[Start of section]
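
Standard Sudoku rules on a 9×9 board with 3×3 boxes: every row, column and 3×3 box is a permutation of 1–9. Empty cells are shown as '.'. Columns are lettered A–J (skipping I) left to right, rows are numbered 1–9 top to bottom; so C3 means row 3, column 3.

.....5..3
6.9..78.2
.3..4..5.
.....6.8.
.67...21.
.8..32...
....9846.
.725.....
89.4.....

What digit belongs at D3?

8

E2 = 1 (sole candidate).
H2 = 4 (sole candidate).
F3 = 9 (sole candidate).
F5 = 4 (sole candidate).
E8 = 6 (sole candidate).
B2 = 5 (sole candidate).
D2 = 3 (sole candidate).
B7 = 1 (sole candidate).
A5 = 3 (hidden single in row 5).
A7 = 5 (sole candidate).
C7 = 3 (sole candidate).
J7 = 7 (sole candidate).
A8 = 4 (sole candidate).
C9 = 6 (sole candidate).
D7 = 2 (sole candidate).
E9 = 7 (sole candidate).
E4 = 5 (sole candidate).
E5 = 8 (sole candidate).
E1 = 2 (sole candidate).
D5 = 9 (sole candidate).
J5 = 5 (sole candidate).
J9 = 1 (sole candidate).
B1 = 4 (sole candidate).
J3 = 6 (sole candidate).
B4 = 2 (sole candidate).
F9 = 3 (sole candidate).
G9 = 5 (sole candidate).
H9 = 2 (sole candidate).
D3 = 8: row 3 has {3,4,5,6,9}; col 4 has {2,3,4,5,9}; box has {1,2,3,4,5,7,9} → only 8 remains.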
[End of section]
● Problem details
The task requires that all the material be restated word for word.

● Expected answer
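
Standard Sudoku rules on a 9×9 board with 3×3 boxes: every row, column and 3×3 box is a permutation of 1–9. Empty cells are shown as '.'. Columns are lettered A–J (skipping I) left to right, rows are numbered 1–9 top to bottom; so C3 means row 3, column 3.

.....5..3
6.9..78.2
.3..4..5.
.....6.8.
.67...21.
.8..32...
....9846.
.725.....
89.4.....

What digit belongs at D3?

8

E2 = 1 (sole candidate).
H2 = 4 (sole candidate).
F3 = 9 (sole candidate).
F5 = 4 (sole candidate).
E8 = 6 (sole candidate).
B2 = 5 (sole candidate).
D2 = 3 (sole candidate).
B7 = 1 (sole candidate).
A5 = 3 (hidden single in row 5).
A7 = 5 (sole candidate).
C7 = 3 (sole candidate).
J7 = 7 (sole candidate).
A8 = 4 (sole candidate).
C9 = 6 (sole candidate).
D7 = 2 (sole candidate).
E9 = 7 (sole candidate).
E4 = 5 (sole candidate).
E5 = 8 (sole candidate).
E1 = 2 (sole candidate).
D5 = 9 (sole candidate).
J5 = 5 (sole candidate).
J9 = 1 (sole candidate).
B1 = 4 (sole candidate).
J3 = 6 (sole candidate).
B4 = 2 (sole candidate).
F9 = 3 (sole candidate).
G9 = 5 (sole candidate).
H9 = 2 (sole candidate).
D3 = 8: row 3 has {3,4,5,6,9}; col 4 has {2,3,4,5,9}; box has {1,2,3,4,5,7,9} → only 8 remains.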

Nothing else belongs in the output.